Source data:
-*-

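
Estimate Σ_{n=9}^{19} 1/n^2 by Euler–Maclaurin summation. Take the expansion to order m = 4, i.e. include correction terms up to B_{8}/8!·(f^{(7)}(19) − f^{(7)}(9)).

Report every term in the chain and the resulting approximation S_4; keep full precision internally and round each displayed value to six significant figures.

The integral term ∫_9^19 1/x^2 dx = 0.0584795.
Endpoint term: (f(9) + f(19))/2 = (0.0123457 + 0.00277008)/2 = 0.00755788.
Running total after boundary: 0.0660374.
Correction k=1: B_{2}/2! · (f^{(1)}(19) − f^{(1)}(9)) = 1/12 · (-0.000291588 − (-0.00274348)) = 0.000204325.
After k=1: 0.0662417.
Correction k=2: B_{4}/4! · (f^{(3)}(19) − f^{(3)}(9)) = −1/720 · (-9.69267e-06 − (-0.000406442)) = -5.51041e-07.
After k=2: 0.0662412.
Correction k=3: B_{6}/6! · (f^{(5)}(19) − f^{(5)}(9)) = 1/30240 · (-8.05485e-07 − (-0.000150534)) = 4.95134e-09.
After k=3: 0.0662412.
Correction k=4: B_{8}/8! · (f^{(7)}(19) − f^{(7)}(9)) = −1/1209600 · (-1.24951e-07 − (-0.000104073)) = -8.59359e-11.

S_4 ≈ 0.0662412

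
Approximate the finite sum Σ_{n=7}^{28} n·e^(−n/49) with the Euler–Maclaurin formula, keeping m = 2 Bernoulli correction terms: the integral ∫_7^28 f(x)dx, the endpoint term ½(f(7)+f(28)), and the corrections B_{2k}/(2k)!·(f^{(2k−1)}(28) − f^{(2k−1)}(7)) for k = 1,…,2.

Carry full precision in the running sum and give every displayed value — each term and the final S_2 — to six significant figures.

∫_7^28 x·e^(−x/49) dx evaluates to 248.031.
Boundary: ½(f(7) + f(28)) = ½(6.06815 + 15.8121) = 10.9401.
Integral + boundary = 258.972.
Order-1 term: 1/12 · (0.242022 − 0.743038) = -0.0417513.
Partial sum through k=1: 258.930.
Order-2 term: −1/720 · (0.000571203 − 0.00103157) = 6.39395e-07.

S_2 ≈ 258.930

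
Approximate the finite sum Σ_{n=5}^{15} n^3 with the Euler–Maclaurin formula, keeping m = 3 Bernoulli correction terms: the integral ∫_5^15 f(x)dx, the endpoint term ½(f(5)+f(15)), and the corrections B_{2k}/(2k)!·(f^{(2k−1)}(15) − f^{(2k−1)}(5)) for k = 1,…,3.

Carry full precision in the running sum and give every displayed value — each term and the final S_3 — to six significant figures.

Integral: ∫_5^15 x^3 dx = 12500.0.
Endpoint term: (f(5) + f(15))/2 = (125.000 + 3375.00)/2 = 1750.00.
Integral + boundary = 14250.0.
Order-1 term: 1/12 · (675.000 − 75.0000) = 50.0000.
After k=1: 14300.0.
Order-2 term: −1/720 · (6.00000 − 6.00000) = 0.00000.
After k=2: 14300.0.
Order-3 term: 1/30240 · (0.00000 − 0.00000) = 0.00000.

S_3 ≈ 14300.0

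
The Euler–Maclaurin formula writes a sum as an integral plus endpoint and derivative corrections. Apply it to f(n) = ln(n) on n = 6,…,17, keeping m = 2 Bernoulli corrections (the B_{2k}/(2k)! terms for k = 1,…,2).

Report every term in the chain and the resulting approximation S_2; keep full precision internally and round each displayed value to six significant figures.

S_2 ≈ 28.7176

Integral: ∫_6^17 ln(x) dx = 26.4141.
Endpoint term: (f(6) + f(17))/2 = (1.79176 + 2.83321)/2 = 2.31249.
So far: 28.7266.
Order-1 term: 1/12 · (0.0588235 − 0.166667) = -0.00898693.
After k=1: 28.7176.
Order-2 term: −1/720 · (0.000407083 − 0.00925926) = 1.22947e-05.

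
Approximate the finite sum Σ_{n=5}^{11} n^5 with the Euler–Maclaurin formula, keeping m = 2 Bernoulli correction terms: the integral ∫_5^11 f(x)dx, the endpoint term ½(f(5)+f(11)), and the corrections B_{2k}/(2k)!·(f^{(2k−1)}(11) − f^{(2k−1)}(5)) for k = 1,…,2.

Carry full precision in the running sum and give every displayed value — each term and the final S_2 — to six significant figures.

∫_5^11 x^5 dx evaluates to 292656.
Boundary: ½(f(5) + f(11)) = ½(3125.00 + 161051) = 82088.0.
Integral + boundary = 374744.
k=1: B_{2}/(2)! × [f^{(1)}(11) − f^{(1)}(5)] = 1/12 × (73205.0 − 3125.00) = 5840.00.
Partial sum through k=1: 380584.
k=2: B_{4}/(4)! × [f^{(3)}(11) − f^{(3)}(5)] = −1/720 × (7260.00 − 1500.00) = -8.00000.

S_2 ≈ 380576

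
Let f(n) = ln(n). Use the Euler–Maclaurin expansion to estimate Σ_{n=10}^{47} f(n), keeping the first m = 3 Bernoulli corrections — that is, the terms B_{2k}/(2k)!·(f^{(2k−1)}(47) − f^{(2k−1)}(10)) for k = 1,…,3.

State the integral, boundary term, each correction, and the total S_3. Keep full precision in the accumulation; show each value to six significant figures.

Integral: ∫_10^47 ln(x) dx = 120.931.
Boundary: ½(f(10) + f(47)) = ½(2.30259 + 3.85015) = 3.07637.
Integral + boundary = 124.007.
Correction k=1: B_{2}/2! · (f^{(1)}(47) − f^{(1)}(10)) = 1/12 · (0.0212766 − 0.100000) = -0.00656028.
After k=1: 124.001.
Correction k=2: B_{4}/4! · (f^{(3)}(47) − f^{(3)}(10)) = −1/720 · (1.92636e-05 − 0.00200000) = 2.75102e-06.
After k=2: 124.001.
Correction k=3: B_{6}/6! · (f^{(5)}(47) − f^{(5)}(10)) = 1/30240 · (1.04646e-07 − 0.000240000) = -7.93305e-09.

S_3 ≈ 124.001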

-*-

_Your goal_
There is a line with "n·e^(−n/49) with the" and a line with "n^3 with the" above. Copy exactly those two lines and all lines between them, with nothing else.

_Output for this task_
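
Approximate the finite sum Σ_{n=7}^{28} n·e^(−n/49) with the Euler–Maclaurin formula, keeping m = 2 Bernoulli correction terms: the integral ∫_7^28 f(x)dx, the endpoint term ½(f(7)+f(28)), and the corrections B_{2k}/(2k)!·(f^{(2k−1)}(28) − f^{(2k−1)}(7)) for k = 1,…,2.

Carry full precision in the running sum and give every displayed value — each term and the final S_2 — to six significant figures.

∫_7^28 x·e^(−x/49) dx evaluates to 248.031.
Boundary: ½(f(7) + f(28)) = ½(6.06815 + 15.8121) = 10.9401.
Integral + boundary = 258.972.
Order-1 term: 1/12 · (0.242022 − 0.743038) = -0.0417513.
Partial sum through k=1: 258.930.
Order-2 term: −1/720 · (0.000571203 − 0.00103157) = 6.39395e-07.

S_2 ≈ 258.930

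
Approximate the finite sum Σ_{n=5}^{15} n^3 with the Euler–Maclaurin formula, keeping m = 3 Bernoulli correction terms: the integral ∫_5^15 f(x)dx, the endpoint term ½(f(5)+f(15)), and the corrections B_{2k}/(2k)!·(f^{(2k−1)}(15) − f^{(2k−1)}(5)) for k = 1,…,3.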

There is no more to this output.